> Material for this task:
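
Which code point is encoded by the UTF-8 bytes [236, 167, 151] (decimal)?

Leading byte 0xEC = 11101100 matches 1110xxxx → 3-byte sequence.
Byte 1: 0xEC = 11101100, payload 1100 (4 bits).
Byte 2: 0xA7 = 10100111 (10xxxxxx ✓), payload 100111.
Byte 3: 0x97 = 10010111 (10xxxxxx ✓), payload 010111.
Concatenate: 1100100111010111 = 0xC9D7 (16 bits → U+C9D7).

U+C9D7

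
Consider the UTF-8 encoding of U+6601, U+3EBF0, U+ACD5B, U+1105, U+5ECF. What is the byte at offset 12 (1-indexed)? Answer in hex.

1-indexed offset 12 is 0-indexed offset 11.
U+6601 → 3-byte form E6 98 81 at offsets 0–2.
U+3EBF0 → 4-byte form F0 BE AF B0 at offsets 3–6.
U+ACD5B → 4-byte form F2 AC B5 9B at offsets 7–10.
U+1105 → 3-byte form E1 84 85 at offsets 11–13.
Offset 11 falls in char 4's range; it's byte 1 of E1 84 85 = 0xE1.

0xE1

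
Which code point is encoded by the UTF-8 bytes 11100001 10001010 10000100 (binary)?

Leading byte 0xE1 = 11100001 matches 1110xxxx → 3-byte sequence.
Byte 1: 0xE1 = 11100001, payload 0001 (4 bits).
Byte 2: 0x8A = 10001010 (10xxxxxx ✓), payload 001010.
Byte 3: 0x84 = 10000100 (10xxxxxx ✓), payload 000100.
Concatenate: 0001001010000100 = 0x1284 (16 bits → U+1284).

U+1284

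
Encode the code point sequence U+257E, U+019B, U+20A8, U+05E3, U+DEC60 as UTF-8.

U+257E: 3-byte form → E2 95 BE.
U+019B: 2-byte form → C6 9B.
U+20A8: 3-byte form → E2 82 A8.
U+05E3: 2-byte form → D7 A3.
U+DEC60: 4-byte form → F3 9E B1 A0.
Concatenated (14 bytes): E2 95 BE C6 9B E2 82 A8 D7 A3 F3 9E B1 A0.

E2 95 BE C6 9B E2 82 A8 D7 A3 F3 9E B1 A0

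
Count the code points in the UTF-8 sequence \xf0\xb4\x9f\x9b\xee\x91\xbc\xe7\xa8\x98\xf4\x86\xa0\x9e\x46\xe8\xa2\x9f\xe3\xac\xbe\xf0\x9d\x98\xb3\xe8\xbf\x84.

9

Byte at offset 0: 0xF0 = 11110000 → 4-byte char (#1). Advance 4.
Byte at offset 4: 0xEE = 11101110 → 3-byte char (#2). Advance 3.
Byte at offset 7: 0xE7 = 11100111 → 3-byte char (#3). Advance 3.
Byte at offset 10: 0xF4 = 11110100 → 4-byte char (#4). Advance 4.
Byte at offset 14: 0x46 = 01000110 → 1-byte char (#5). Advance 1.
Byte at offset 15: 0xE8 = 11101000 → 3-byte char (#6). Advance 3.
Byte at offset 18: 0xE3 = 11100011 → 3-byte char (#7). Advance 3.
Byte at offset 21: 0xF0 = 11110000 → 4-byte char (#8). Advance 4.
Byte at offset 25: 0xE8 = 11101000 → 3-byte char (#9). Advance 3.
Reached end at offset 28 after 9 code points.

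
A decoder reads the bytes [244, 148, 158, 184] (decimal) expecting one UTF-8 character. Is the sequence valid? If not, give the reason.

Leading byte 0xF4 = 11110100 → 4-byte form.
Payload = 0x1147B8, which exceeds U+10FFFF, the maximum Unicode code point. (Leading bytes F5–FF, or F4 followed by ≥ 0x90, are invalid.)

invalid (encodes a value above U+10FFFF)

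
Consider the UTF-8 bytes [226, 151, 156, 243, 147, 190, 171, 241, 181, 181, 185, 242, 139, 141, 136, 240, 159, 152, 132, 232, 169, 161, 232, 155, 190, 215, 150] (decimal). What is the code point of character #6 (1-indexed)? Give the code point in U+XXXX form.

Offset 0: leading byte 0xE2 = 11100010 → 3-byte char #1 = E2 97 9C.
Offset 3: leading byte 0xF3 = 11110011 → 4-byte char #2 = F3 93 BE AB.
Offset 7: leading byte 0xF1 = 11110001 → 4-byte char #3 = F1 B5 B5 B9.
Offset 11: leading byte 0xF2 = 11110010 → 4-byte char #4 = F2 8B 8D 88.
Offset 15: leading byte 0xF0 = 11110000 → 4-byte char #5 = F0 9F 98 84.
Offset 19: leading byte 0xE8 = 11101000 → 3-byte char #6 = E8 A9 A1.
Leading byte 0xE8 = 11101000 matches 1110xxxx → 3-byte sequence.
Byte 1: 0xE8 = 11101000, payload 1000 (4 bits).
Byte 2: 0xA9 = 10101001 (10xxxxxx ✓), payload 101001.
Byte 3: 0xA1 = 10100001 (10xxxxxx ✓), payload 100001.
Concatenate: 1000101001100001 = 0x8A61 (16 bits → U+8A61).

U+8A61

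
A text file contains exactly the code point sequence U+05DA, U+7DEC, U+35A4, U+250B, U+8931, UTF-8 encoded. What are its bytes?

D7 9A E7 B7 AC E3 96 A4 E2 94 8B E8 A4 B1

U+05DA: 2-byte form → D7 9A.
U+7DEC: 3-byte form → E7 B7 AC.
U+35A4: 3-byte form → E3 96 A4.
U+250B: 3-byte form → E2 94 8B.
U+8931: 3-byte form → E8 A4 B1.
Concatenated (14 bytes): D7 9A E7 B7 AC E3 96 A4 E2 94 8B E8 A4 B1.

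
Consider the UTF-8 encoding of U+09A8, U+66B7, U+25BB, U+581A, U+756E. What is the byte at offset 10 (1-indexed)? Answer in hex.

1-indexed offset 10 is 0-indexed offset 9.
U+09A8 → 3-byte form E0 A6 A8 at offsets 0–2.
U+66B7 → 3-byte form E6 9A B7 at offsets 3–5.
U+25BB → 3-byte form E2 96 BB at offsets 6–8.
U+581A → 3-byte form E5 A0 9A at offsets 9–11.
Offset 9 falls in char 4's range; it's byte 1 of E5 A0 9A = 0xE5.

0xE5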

> What to do: Copy the listing above. Match every line exactly.

> Result:
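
Which code point is encoded by the UTF-8 bytes [236, 167, 151] (decimal)?

Leading byte 0xEC = 11101100 matches 1110xxxx → 3-byte sequence.
Byte 1: 0xEC = 11101100, payload 1100 (4 bits).
Byte 2: 0xA7 = 10100111 (10xxxxxx ✓), payload 100111.
Byte 3: 0x97 = 10010111 (10xxxxxx ✓), payload 010111.
Concatenate: 1100100111010111 = 0xC9D7 (16 bits → U+C9D7).

U+C9D7

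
Consider the UTF-8 encoding of U+6601, U+3EBF0, U+ACD5B, U+1105, U+5ECF. What is the byte at offset 12 (1-indexed)? Answer in hex.

1-indexed offset 12 is 0-indexed offset 11.
U+6601 → 3-byte form E6 98 81 at offsets 0–2.
U+3EBF0 → 4-byte form F0 BE AF B0 at offsets 3–6.
U+ACD5B → 4-byte form F2 AC B5 9B at offsets 7–10.
U+1105 → 3-byte form E1 84 85 at offsets 11–13.
Offset 11 falls in char 4's range; it's byte 1 of E1 84 85 = 0xE1.

0xE1

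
Which code point is encoded by the UTF-8 bytes 11100001 10001010 10000100 (binary)?

Leading byte 0xE1 = 11100001 matches 1110xxxx → 3-byte sequence.
Byte 1: 0xE1 = 11100001, payload 0001 (4 bits).
Byte 2: 0x8A = 10001010 (10xxxxxx ✓), payload 001010.
Byte 3: 0x84 = 10000100 (10xxxxxx ✓), payload 000100.
Concatenate: 0001001010000100 = 0x1284 (16 bits → U+1284).

U+1284

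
Encode the code point sequence U+257E, U+019B, U+20A8, U+05E3, U+DEC60 as UTF-8.

U+257E: 3-byte form → E2 95 BE.
U+019B: 2-byte form → C6 9B.
U+20A8: 3-byte form → E2 82 A8.
U+05E3: 2-byte form → D7 A3.
U+DEC60: 4-byte form → F3 9E B1 A0.
Concatenated (14 bytes): E2 95 BE C6 9B E2 82 A8 D7 A3 F3 9E B1 A0.

E2 95 BE C6 9B E2 82 A8 D7 A3 F3 9E B1 A0

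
Count the code points in the UTF-8 sequence \xf0\xb4\x9f\x9b\xee\x91\xbc\xe7\xa8\x98\xf4\x86\xa0\x9e\x46\xe8\xa2\x9f\xe3\xac\xbe\xf0\x9d\x98\xb3\xe8\xbf\x84.

9

Byte at offset 0: 0xF0 = 11110000 → 4-byte char (#1). Advance 4.
Byte at offset 4: 0xEE = 11101110 → 3-byte char (#2). Advance 3.
Byte at offset 7: 0xE7 = 11100111 → 3-byte char (#3). Advance 3.
Byte at offset 10: 0xF4 = 11110100 → 4-byte char (#4). Advance 4.
Byte at offset 14: 0x46 = 01000110 → 1-byte char (#5). Advance 1.
Byte at offset 15: 0xE8 = 11101000 → 3-byte char (#6). Advance 3.
Byte at offset 18: 0xE3 = 11100011 → 3-byte char (#7). Advance 3.
Byte at offset 21: 0xF0 = 11110000 → 4-byte char (#8). Advance 4.
Byte at offset 25: 0xE8 = 11101000 → 3-byte char (#9). Advance 3.
Reached end at offset 28 after 9 code points.

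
A decoder reads the bytes [244, 148, 158, 184] (decimal) expecting one UTF-8 character. Is the sequence valid? If not, give the reason.

Leading byte 0xF4 = 11110100 → 4-byte form.
Payload = 0x1147B8, which exceeds U+10FFFF, the maximum Unicode code point. (Leading bytes F5–FF, or F4 followed by ≥ 0x90, are invalid.)

invalid (encodes a value above U+10FFFF)

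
Consider the UTF-8 bytes [226, 151, 156, 243, 147, 190, 171, 241, 181, 181, 185, 242, 139, 141, 136, 240, 159, 152, 132, 232, 169, 161, 232, 155, 190, 215, 150] (decimal). What is the code point of character #6 (1-indexed)? Give the code point in U+XXXX form.

Offset 0: leading byte 0xE2 = 11100010 → 3-byte char #1 = E2 97 9C.
Offset 3: leading byte 0xF3 = 11110011 → 4-byte char #2 = F3 93 BE AB.
Offset 7: leading byte 0xF1 = 11110001 → 4-byte char #3 = F1 B5 B5 B9.
Offset 11: leading byte 0xF2 = 11110010 → 4-byte char #4 = F2 8B 8D 88.
Offset 15: leading byte 0xF0 = 11110000 → 4-byte char #5 = F0 9F 98 84.
Offset 19: leading byte 0xE8 = 11101000 → 3-byte char #6 = E8 A9 A1.
Leading byte 0xE8 = 11101000 matches 1110xxxx → 3-byte sequence.
Byte 1: 0xE8 = 11101000, payload 1000 (4 bits).
Byte 2: 0xA9 = 10101001 (10xxxxxx ✓), payload 101001.
Byte 3: 0xA1 = 10100001 (10xxxxxx ✓), payload 100001.
Concatenate: 1000101001100001 = 0x8A61 (16 bits → U+8A61).

U+8A61

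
A text file contains exactly the code point sequence U+05DA, U+7DEC, U+35A4, U+250B, U+8931, UTF-8 encoded. What are its bytes?

D7 9A E7 B7 AC E3 96 A4 E2 94 8B E8 A4 B1

U+05DA: 2-byte form → D7 9A.
U+7DEC: 3-byte form → E7 B7 AC.
U+35A4: 3-byte form → E3 96 A4.
U+250B: 3-byte form → E2 94 8B.
U+8931: 3-byte form → E8 A4 B1.
Concatenated (14 bytes): D7 9A E7 B7 AC E3 96 A4 E2 94 8B E8 A4 B1.

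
Consider the UTF-8 encoding of U+09A8, U+66B7, U+25BB, U+581A, U+756E. What is the byte at offset 10 (1-indexed)? Answer in hex.

1-indexed offset 10 is 0-indexed offset 9.
U+09A8 → 3-byte form E0 A6 A8 at offsets 0–2.
U+66B7 → 3-byte form E6 9A B7 at offsets 3–5.
U+25BB → 3-byte form E2 96 BB at offsets 6–8.
U+581A → 3-byte form E5 A0 9A at offsets 9–11.
Offset 9 falls in char 4's range; it's byte 1 of E5 A0 9A = 0xE5.

0xE5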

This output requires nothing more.